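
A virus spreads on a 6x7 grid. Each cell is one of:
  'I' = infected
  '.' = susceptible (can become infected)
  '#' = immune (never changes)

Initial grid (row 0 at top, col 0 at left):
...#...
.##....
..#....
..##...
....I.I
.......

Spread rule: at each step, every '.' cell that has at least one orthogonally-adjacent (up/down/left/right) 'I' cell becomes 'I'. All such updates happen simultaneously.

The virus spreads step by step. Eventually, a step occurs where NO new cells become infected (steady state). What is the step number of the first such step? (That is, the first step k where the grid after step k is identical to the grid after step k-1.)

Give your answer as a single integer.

Answer: 11

Derivation:
Step 0 (initial): 2 infected
Step 1: +6 new -> 8 infected
Step 2: +6 new -> 14 infected
Step 3: +6 new -> 20 infected
Step 4: +7 new -> 27 infected
Step 5: +4 new -> 31 infected
Step 6: +1 new -> 32 infected
Step 7: +1 new -> 33 infected
Step 8: +1 new -> 34 infected
Step 9: +1 new -> 35 infected
Step 10: +1 new -> 36 infected
Step 11: +0 new -> 36 infected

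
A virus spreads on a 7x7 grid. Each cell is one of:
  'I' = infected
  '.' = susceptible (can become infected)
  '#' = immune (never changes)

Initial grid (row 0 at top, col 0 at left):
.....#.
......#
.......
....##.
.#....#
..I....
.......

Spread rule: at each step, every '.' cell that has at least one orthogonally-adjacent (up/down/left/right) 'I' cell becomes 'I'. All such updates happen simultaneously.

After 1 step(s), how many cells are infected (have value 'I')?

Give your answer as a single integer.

Step 0 (initial): 1 infected
Step 1: +4 new -> 5 infected

Answer: 5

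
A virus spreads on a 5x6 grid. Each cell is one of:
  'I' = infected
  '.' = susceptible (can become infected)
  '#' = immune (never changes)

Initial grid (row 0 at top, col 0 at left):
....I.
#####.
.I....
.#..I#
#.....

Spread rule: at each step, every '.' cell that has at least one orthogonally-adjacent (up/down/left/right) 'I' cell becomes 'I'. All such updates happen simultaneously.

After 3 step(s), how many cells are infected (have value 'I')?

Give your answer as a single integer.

Answer: 20

Derivation:
Step 0 (initial): 3 infected
Step 1: +7 new -> 10 infected
Step 2: +8 new -> 18 infected
Step 3: +2 new -> 20 infected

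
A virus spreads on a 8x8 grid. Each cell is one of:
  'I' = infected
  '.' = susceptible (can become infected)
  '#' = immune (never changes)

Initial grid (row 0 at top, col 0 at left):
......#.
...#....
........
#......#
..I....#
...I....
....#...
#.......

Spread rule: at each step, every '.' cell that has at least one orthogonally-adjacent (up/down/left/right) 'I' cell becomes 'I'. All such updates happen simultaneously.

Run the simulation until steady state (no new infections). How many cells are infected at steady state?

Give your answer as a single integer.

Answer: 57

Derivation:
Step 0 (initial): 2 infected
Step 1: +6 new -> 8 infected
Step 2: +9 new -> 17 infected
Step 3: +11 new -> 28 infected
Step 4: +11 new -> 39 infected
Step 5: +8 new -> 47 infected
Step 6: +5 new -> 52 infected
Step 7: +3 new -> 55 infected
Step 8: +1 new -> 56 infected
Step 9: +1 new -> 57 infected
Step 10: +0 new -> 57 infected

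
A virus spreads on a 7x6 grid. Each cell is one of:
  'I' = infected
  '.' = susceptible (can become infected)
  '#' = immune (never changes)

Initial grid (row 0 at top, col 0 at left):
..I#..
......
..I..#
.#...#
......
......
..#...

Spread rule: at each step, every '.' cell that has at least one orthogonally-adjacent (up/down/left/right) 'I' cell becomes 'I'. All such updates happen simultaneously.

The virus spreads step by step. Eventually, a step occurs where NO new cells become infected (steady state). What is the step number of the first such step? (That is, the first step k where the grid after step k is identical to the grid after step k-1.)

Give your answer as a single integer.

Step 0 (initial): 2 infected
Step 1: +5 new -> 7 infected
Step 2: +7 new -> 14 infected
Step 3: +7 new -> 21 infected
Step 4: +6 new -> 27 infected
Step 5: +6 new -> 33 infected
Step 6: +3 new -> 36 infected
Step 7: +1 new -> 37 infected
Step 8: +0 new -> 37 infected

Answer: 8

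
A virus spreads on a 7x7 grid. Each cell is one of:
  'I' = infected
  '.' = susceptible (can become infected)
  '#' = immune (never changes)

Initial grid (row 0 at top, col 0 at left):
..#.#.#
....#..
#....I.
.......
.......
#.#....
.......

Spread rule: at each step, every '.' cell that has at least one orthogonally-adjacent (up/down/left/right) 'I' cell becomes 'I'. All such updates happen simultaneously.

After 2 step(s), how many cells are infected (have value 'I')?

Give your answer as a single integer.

Step 0 (initial): 1 infected
Step 1: +4 new -> 5 infected
Step 2: +6 new -> 11 infected

Answer: 11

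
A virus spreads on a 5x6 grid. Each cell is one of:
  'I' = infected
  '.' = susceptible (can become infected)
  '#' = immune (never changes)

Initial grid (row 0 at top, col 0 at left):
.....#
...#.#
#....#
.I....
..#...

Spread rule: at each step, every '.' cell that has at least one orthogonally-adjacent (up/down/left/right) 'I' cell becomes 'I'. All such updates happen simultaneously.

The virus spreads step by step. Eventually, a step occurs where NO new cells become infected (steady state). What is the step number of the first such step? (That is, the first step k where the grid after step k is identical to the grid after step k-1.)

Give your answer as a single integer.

Answer: 7

Derivation:
Step 0 (initial): 1 infected
Step 1: +4 new -> 5 infected
Step 2: +4 new -> 9 infected
Step 3: +6 new -> 15 infected
Step 4: +5 new -> 20 infected
Step 5: +3 new -> 23 infected
Step 6: +1 new -> 24 infected
Step 7: +0 new -> 24 infected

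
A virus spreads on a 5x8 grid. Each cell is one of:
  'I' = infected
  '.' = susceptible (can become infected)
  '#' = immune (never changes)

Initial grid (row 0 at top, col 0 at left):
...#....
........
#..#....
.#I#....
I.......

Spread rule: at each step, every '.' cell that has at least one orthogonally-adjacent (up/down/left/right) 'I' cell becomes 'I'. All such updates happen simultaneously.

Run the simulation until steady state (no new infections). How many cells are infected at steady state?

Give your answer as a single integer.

Answer: 35

Derivation:
Step 0 (initial): 2 infected
Step 1: +4 new -> 6 infected
Step 2: +3 new -> 9 infected
Step 3: +4 new -> 13 infected
Step 4: +5 new -> 18 infected
Step 5: +6 new -> 24 infected
Step 6: +5 new -> 29 infected
Step 7: +4 new -> 33 infected
Step 8: +2 new -> 35 infected
Step 9: +0 new -> 35 infected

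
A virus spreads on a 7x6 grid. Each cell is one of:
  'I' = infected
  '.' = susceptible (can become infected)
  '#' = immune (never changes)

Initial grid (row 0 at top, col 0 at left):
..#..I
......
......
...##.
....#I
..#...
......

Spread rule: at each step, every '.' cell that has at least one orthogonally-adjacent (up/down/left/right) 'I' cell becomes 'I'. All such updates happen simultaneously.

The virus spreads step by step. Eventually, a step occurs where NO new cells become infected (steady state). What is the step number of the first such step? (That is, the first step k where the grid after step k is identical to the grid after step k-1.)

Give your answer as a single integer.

Step 0 (initial): 2 infected
Step 1: +4 new -> 6 infected
Step 2: +5 new -> 11 infected
Step 3: +4 new -> 15 infected
Step 4: +4 new -> 19 infected
Step 5: +4 new -> 23 infected
Step 6: +6 new -> 29 infected
Step 7: +6 new -> 35 infected
Step 8: +2 new -> 37 infected
Step 9: +0 new -> 37 infected

Answer: 9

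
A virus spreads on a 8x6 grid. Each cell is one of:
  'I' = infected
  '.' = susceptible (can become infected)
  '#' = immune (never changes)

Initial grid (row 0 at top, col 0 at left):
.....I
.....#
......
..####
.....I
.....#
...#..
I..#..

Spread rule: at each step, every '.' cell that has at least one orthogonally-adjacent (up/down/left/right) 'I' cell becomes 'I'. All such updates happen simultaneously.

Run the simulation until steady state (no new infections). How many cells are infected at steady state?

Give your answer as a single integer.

Answer: 40

Derivation:
Step 0 (initial): 3 infected
Step 1: +4 new -> 7 infected
Step 2: +7 new -> 14 infected
Step 3: +9 new -> 23 infected
Step 4: +9 new -> 32 infected
Step 5: +6 new -> 38 infected
Step 6: +2 new -> 40 infected
Step 7: +0 new -> 40 infected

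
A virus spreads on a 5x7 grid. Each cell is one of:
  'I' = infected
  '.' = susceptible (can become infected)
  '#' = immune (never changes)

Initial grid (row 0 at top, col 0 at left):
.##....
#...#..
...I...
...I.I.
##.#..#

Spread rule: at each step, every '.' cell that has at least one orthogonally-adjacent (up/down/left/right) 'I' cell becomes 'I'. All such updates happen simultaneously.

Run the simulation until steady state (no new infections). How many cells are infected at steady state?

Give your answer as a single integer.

Step 0 (initial): 3 infected
Step 1: +8 new -> 11 infected
Step 2: +8 new -> 19 infected
Step 3: +6 new -> 25 infected
Step 4: +1 new -> 26 infected
Step 5: +0 new -> 26 infected

Answer: 26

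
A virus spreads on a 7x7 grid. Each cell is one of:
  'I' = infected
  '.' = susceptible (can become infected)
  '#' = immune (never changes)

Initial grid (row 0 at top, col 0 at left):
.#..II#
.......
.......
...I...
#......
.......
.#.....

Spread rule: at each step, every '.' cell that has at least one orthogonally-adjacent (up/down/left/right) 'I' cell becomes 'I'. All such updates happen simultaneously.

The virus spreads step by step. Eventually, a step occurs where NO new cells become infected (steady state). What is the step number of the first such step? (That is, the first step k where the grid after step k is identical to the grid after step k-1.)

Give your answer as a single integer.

Answer: 7

Derivation:
Step 0 (initial): 3 infected
Step 1: +7 new -> 10 infected
Step 2: +11 new -> 21 infected
Step 3: +10 new -> 31 infected
Step 4: +7 new -> 38 infected
Step 5: +4 new -> 42 infected
Step 6: +3 new -> 45 infected
Step 7: +0 new -> 45 infected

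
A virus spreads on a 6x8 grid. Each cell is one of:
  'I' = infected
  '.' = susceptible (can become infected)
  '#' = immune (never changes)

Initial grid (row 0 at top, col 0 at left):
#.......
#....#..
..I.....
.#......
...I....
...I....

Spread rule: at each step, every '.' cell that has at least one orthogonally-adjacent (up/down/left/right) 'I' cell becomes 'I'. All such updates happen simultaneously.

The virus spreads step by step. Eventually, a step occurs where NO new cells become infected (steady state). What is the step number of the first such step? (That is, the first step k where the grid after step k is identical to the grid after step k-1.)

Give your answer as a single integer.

Step 0 (initial): 3 infected
Step 1: +9 new -> 12 infected
Step 2: +10 new -> 22 infected
Step 3: +10 new -> 32 infected
Step 4: +5 new -> 37 infected
Step 5: +4 new -> 41 infected
Step 6: +2 new -> 43 infected
Step 7: +1 new -> 44 infected
Step 8: +0 new -> 44 infected

Answer: 8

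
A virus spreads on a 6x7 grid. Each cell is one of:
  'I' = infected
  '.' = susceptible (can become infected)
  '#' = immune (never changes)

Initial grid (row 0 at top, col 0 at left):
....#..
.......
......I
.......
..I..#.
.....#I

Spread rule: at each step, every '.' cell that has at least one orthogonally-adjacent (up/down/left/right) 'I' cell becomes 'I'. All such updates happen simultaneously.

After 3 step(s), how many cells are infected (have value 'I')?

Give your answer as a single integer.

Answer: 31

Derivation:
Step 0 (initial): 3 infected
Step 1: +8 new -> 11 infected
Step 2: +11 new -> 22 infected
Step 3: +9 new -> 31 infected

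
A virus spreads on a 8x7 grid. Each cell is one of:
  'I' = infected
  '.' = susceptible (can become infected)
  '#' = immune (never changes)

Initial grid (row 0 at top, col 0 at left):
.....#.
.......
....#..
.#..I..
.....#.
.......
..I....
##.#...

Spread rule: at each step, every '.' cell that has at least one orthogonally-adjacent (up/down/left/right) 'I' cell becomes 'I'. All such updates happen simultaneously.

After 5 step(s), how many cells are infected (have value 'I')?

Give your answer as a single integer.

Answer: 46

Derivation:
Step 0 (initial): 2 infected
Step 1: +7 new -> 9 infected
Step 2: +11 new -> 20 infected
Step 3: +10 new -> 30 infected
Step 4: +9 new -> 39 infected
Step 5: +7 new -> 46 infected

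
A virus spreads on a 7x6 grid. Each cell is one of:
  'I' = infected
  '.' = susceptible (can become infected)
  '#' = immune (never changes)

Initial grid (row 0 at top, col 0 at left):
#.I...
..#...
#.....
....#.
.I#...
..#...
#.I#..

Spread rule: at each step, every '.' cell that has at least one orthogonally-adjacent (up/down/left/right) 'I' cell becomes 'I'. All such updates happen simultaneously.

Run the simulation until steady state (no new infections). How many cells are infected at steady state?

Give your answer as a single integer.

Step 0 (initial): 3 infected
Step 1: +6 new -> 9 infected
Step 2: +7 new -> 16 infected
Step 3: +6 new -> 22 infected
Step 4: +3 new -> 25 infected
Step 5: +3 new -> 28 infected
Step 6: +3 new -> 31 infected
Step 7: +2 new -> 33 infected
Step 8: +1 new -> 34 infected
Step 9: +0 new -> 34 infected

Answer: 34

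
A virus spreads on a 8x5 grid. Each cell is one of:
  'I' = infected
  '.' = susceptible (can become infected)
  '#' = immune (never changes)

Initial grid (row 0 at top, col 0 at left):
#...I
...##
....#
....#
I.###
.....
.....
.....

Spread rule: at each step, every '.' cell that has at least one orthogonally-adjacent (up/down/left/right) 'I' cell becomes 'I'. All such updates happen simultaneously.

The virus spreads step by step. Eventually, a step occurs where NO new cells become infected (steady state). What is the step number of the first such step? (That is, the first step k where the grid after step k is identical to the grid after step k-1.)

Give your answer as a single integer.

Answer: 8

Derivation:
Step 0 (initial): 2 infected
Step 1: +4 new -> 6 infected
Step 2: +5 new -> 11 infected
Step 3: +8 new -> 19 infected
Step 4: +6 new -> 25 infected
Step 5: +4 new -> 29 infected
Step 6: +2 new -> 31 infected
Step 7: +1 new -> 32 infected
Step 8: +0 new -> 32 infected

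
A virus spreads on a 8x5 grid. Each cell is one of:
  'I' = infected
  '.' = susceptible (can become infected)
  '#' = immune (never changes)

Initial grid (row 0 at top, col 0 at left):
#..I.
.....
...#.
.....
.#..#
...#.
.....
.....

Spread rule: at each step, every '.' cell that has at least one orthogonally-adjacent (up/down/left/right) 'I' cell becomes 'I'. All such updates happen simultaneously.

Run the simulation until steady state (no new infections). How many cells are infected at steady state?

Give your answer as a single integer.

Answer: 35

Derivation:
Step 0 (initial): 1 infected
Step 1: +3 new -> 4 infected
Step 2: +3 new -> 7 infected
Step 3: +3 new -> 10 infected
Step 4: +4 new -> 14 infected
Step 5: +4 new -> 18 infected
Step 6: +3 new -> 21 infected
Step 7: +3 new -> 24 infected
Step 8: +4 new -> 28 infected
Step 9: +4 new -> 32 infected
Step 10: +3 new -> 35 infected
Step 11: +0 new -> 35 infected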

EXERCISE REQUIREMENTS = Using the listing above, gather each line that holds the string "value" and copy it.

RESULT BELOW =
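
After 1 step(s), how many cells are infected (have value 'I')?
After 3 step(s), how many cells are infected (have value 'I')?
After 2 step(s), how many cells are infected (have value 'I')?
After 3 step(s), how many cells are infected (have value 'I')?
After 5 step(s), how many cells are infected (have value 'I')?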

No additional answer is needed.